The answer is to be the full listing, unchanged in every line.
Start of Block
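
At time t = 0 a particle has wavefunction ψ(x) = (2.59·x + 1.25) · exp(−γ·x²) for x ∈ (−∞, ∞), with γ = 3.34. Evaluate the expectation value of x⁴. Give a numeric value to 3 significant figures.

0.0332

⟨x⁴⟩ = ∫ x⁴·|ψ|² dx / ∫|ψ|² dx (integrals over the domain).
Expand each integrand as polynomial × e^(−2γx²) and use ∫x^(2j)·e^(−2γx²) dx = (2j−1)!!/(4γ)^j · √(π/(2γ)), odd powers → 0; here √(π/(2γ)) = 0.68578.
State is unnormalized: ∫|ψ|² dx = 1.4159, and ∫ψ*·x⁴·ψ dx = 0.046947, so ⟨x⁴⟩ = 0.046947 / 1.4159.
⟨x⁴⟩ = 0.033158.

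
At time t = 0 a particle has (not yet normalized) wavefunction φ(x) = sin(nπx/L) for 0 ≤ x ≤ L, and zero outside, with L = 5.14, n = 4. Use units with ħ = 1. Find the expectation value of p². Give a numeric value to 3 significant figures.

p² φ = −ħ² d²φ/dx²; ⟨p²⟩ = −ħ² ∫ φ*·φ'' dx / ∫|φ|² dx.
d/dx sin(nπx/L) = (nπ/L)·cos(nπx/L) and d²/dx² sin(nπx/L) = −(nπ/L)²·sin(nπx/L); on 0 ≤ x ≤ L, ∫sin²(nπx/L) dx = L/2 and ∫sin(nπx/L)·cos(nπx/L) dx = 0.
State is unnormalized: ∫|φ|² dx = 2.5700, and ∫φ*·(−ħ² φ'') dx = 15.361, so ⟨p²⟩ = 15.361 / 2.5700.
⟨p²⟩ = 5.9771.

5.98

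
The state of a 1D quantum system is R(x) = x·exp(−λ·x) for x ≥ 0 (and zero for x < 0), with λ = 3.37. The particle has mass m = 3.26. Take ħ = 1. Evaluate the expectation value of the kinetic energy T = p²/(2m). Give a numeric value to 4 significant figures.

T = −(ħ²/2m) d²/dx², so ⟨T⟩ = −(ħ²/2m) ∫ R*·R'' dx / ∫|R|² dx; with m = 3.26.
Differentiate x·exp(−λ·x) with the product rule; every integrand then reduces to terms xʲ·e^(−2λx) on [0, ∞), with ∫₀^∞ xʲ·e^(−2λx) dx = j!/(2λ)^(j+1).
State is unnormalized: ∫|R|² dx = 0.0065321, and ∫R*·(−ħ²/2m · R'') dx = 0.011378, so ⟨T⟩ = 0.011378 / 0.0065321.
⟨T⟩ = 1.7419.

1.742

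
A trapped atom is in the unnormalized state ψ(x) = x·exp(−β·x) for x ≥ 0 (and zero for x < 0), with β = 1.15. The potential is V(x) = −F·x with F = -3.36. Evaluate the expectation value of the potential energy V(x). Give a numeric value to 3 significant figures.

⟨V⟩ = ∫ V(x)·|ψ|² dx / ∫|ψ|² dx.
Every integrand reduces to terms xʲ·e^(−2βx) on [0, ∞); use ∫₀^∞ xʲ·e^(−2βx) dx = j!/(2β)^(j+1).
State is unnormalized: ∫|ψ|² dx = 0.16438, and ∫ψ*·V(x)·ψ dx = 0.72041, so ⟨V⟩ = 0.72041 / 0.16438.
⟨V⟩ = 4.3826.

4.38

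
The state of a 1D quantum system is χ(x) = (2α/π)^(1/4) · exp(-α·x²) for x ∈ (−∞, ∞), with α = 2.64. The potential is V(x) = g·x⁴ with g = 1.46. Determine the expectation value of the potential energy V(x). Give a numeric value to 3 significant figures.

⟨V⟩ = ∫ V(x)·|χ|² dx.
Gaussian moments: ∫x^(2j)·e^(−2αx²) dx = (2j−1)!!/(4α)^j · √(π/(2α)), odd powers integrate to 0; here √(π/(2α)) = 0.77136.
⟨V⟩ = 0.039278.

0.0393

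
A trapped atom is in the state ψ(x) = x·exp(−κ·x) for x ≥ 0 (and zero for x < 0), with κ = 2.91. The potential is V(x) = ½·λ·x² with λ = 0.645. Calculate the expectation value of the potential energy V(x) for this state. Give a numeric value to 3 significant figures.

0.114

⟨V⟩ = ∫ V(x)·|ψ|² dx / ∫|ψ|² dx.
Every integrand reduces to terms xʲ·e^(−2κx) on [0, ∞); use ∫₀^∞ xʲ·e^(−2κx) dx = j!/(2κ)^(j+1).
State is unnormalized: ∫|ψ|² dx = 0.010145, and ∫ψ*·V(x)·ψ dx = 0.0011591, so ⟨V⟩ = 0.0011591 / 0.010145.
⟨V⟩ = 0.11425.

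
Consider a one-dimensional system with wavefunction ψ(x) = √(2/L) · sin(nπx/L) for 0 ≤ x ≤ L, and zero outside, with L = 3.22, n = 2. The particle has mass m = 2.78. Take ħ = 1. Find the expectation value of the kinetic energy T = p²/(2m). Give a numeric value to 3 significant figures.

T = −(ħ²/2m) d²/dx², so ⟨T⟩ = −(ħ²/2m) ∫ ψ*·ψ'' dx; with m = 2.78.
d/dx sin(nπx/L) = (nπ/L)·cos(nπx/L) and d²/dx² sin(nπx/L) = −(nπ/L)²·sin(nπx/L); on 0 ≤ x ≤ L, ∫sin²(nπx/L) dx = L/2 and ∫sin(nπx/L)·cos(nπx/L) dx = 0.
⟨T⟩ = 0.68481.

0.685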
End of Block
**RESULT FOR THIS EXERCISE**
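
At time t = 0 a particle has wavefunction ψ(x) = (2.59·x + 1.25) · exp(−γ·x²) for x ∈ (−∞, ∞), with γ = 3.34. Evaluate the expectation value of x⁴. Give a numeric value to 3 significant figures.

0.0332

⟨x⁴⟩ = ∫ x⁴·|ψ|² dx / ∫|ψ|² dx (integrals over the domain).
Expand each integrand as polynomial × e^(−2γx²) and use ∫x^(2j)·e^(−2γx²) dx = (2j−1)!!/(4γ)^j · √(π/(2γ)), odd powers → 0; here √(π/(2γ)) = 0.68578.
State is unnormalized: ∫|ψ|² dx = 1.4159, and ∫ψ*·x⁴·ψ dx = 0.046947, so ⟨x⁴⟩ = 0.046947 / 1.4159.
⟨x⁴⟩ = 0.033158.

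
At time t = 0 a particle has (not yet normalized) wavefunction φ(x) = sin(nπx/L) for 0 ≤ x ≤ L, and zero outside, with L = 5.14, n = 4. Use units with ħ = 1. Find the expectation value of p². Give a numeric value to 3 significant figures.

p² φ = −ħ² d²φ/dx²; ⟨p²⟩ = −ħ² ∫ φ*·φ'' dx / ∫|φ|² dx.
d/dx sin(nπx/L) = (nπ/L)·cos(nπx/L) and d²/dx² sin(nπx/L) = −(nπ/L)²·sin(nπx/L); on 0 ≤ x ≤ L, ∫sin²(nπx/L) dx = L/2 and ∫sin(nπx/L)·cos(nπx/L) dx = 0.
State is unnormalized: ∫|φ|² dx = 2.5700, and ∫φ*·(−ħ² φ'') dx = 15.361, so ⟨p²⟩ = 15.361 / 2.5700.
⟨p²⟩ = 5.9771.

5.98

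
The state of a 1D quantum system is R(x) = x·exp(−λ·x) for x ≥ 0 (and zero for x < 0), with λ = 3.37. The particle has mass m = 3.26. Take ħ = 1. Evaluate the expectation value of the kinetic energy T = p²/(2m). Give a numeric value to 4 significant figures.

T = −(ħ²/2m) d²/dx², so ⟨T⟩ = −(ħ²/2m) ∫ R*·R'' dx / ∫|R|² dx; with m = 3.26.
Differentiate x·exp(−λ·x) with the product rule; every integrand then reduces to terms xʲ·e^(−2λx) on [0, ∞), with ∫₀^∞ xʲ·e^(−2λx) dx = j!/(2λ)^(j+1).
State is unnormalized: ∫|R|² dx = 0.0065321, and ∫R*·(−ħ²/2m · R'') dx = 0.011378, so ⟨T⟩ = 0.011378 / 0.0065321.
⟨T⟩ = 1.7419.

1.742

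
A trapped atom is in the unnormalized state ψ(x) = x·exp(−β·x) for x ≥ 0 (and zero for x < 0), with β = 1.15. The potential is V(x) = −F·x with F = -3.36. Evaluate the expectation value of the potential energy V(x). Give a numeric value to 3 significant figures.

⟨V⟩ = ∫ V(x)·|ψ|² dx / ∫|ψ|² dx.
Every integrand reduces to terms xʲ·e^(−2βx) on [0, ∞); use ∫₀^∞ xʲ·e^(−2βx) dx = j!/(2β)^(j+1).
State is unnormalized: ∫|ψ|² dx = 0.16438, and ∫ψ*·V(x)·ψ dx = 0.72041, so ⟨V⟩ = 0.72041 / 0.16438.
⟨V⟩ = 4.3826.

4.38

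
The state of a 1D quantum system is χ(x) = (2α/π)^(1/4) · exp(-α·x²) for x ∈ (−∞, ∞), with α = 2.64. The potential is V(x) = g·x⁴ with g = 1.46. Determine the expectation value of the potential energy V(x). Give a numeric value to 3 significant figures.

⟨V⟩ = ∫ V(x)·|χ|² dx.
Gaussian moments: ∫x^(2j)·e^(−2αx²) dx = (2j−1)!!/(4α)^j · √(π/(2α)), odd powers integrate to 0; here √(π/(2α)) = 0.77136.
⟨V⟩ = 0.039278.

0.0393

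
A trapped atom is in the state ψ(x) = x·exp(−κ·x) for x ≥ 0 (and zero for x < 0), with κ = 2.91. The potential is V(x) = ½·λ·x² with λ = 0.645. Calculate the expectation value of the potential energy V(x) for this state. Give a numeric value to 3 significant figures.

0.114

⟨V⟩ = ∫ V(x)·|ψ|² dx / ∫|ψ|² dx.
Every integrand reduces to terms xʲ·e^(−2κx) on [0, ∞); use ∫₀^∞ xʲ·e^(−2κx) dx = j!/(2κ)^(j+1).
State is unnormalized: ∫|ψ|² dx = 0.010145, and ∫ψ*·V(x)·ψ dx = 0.0011591, so ⟨V⟩ = 0.0011591 / 0.010145.
⟨V⟩ = 0.11425.

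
Consider a one-dimensional system with wavefunction ψ(x) = √(2/L) · sin(nπx/L) for 0 ≤ x ≤ L, and zero outside, with L = 3.22, n = 2. The particle has mass m = 2.78. Take ħ = 1. Find the expectation value of the kinetic energy T = p²/(2m). Give a numeric value to 3 significant figures.

T = −(ħ²/2m) d²/dx², so ⟨T⟩ = −(ħ²/2m) ∫ ψ*·ψ'' dx; with m = 2.78.
d/dx sin(nπx/L) = (nπ/L)·cos(nπx/L) and d²/dx² sin(nπx/L) = −(nπ/L)²·sin(nπx/L); on 0 ≤ x ≤ L, ∫sin²(nπx/L) dx = L/2 and ∫sin(nπx/L)·cos(nπx/L) dx = 0.
⟨T⟩ = 0.68481.

0.685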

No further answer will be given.